## Work instructions
Lines containing the word "equilibrate" are the ones to copy from the records below.
--- Supplied material Enclosed Below ---
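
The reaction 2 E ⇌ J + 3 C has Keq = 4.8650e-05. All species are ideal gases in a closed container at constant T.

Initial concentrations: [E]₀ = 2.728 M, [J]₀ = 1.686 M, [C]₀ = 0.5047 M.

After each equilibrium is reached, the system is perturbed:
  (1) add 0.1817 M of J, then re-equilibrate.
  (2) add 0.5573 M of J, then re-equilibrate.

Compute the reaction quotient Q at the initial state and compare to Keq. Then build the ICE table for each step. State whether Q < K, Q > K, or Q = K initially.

Q₀ = 0.02913; Q > K (proceeds reverse)

Q₀ = 0.02913 vs Keq = 4.8650e-05 ⇒ Q>K, reverse
Step 1:
                    E           J           C
  Initial       2.728       1.686      0.5047
  Change       0.2924     -0.1462     -0.4386
  Equil          3.02        1.54     0.06606
  solve Keq expr → x = -0.1462; check Q = 4.8650e-05
Then add 0.1817 M of J.
Step 2:
                    E           J           C
  Initial        3.02       1.721     0.06606
  Change     0.001586 -7.9298e-04   -0.002379
  Equil         3.022       1.721     0.06368
  solve Keq expr → x = -7.9298e-04; check Q = 4.8650e-05
Then add 0.5573 M of J.
Step 3:
                    E           J           C
  Initial       3.022       2.278     0.06368
  Change     0.003748   -0.001874   -0.005621
  Equil         3.026       2.276     0.05806
  solve Keq expr → x = -0.001874; check Q = 4.8650e-05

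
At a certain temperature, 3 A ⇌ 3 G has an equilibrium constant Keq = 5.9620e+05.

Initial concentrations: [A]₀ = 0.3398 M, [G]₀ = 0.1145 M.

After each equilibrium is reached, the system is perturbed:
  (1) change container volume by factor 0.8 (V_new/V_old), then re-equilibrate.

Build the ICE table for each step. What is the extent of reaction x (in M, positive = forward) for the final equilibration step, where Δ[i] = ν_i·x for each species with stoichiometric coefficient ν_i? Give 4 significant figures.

Q₀ = 0.03826 vs Keq = 5.9620e+05 ⇒ Q<K, forward
Step 1:
                   A          G
  I           0.3398     0.1145
  C          -0.3345     0.3345
  E         0.005334      0.449
  solve Keq expr → x = 0.1115; check Q = 5.9620e+05
Then change container volume by factor 0.8 (V_new/V_old).
Step 2:
                   A          G
  I         0.006668     0.5612
  C                0          0
  E         0.006668     0.5612
  solve Keq expr → x = 0; check Q = 5.9620e+05

x = 0 M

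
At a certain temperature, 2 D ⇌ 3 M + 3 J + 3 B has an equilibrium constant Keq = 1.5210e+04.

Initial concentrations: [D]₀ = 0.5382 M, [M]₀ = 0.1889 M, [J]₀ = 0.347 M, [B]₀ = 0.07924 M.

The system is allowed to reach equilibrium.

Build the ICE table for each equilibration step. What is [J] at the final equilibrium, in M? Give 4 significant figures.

[J]_eq = 1.142 M

Q₀ = 4.8376e-07 vs Keq = 1.5210e+04 ⇒ Q<K, forward
Step 1:
                  D         M         J         B
  init       0.5382    0.1889     0.347   0.07924
  Δ         -0.5303    0.7954    0.7954    0.7954
  eq        0.00791    0.9843     1.142    0.8747
  solve Keq expr → x = 0.2651; check Q = 1.5210e+04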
--- End of Enclosed Supplied material ---
## Finished task
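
  (1) add 0.1817 M of J, then re-equilibrate.
  (2) add 0.5573 M of J, then re-equilibrate.
  (1) change container volume by factor 0.8 (V_new/V_old), then re-equilibrate.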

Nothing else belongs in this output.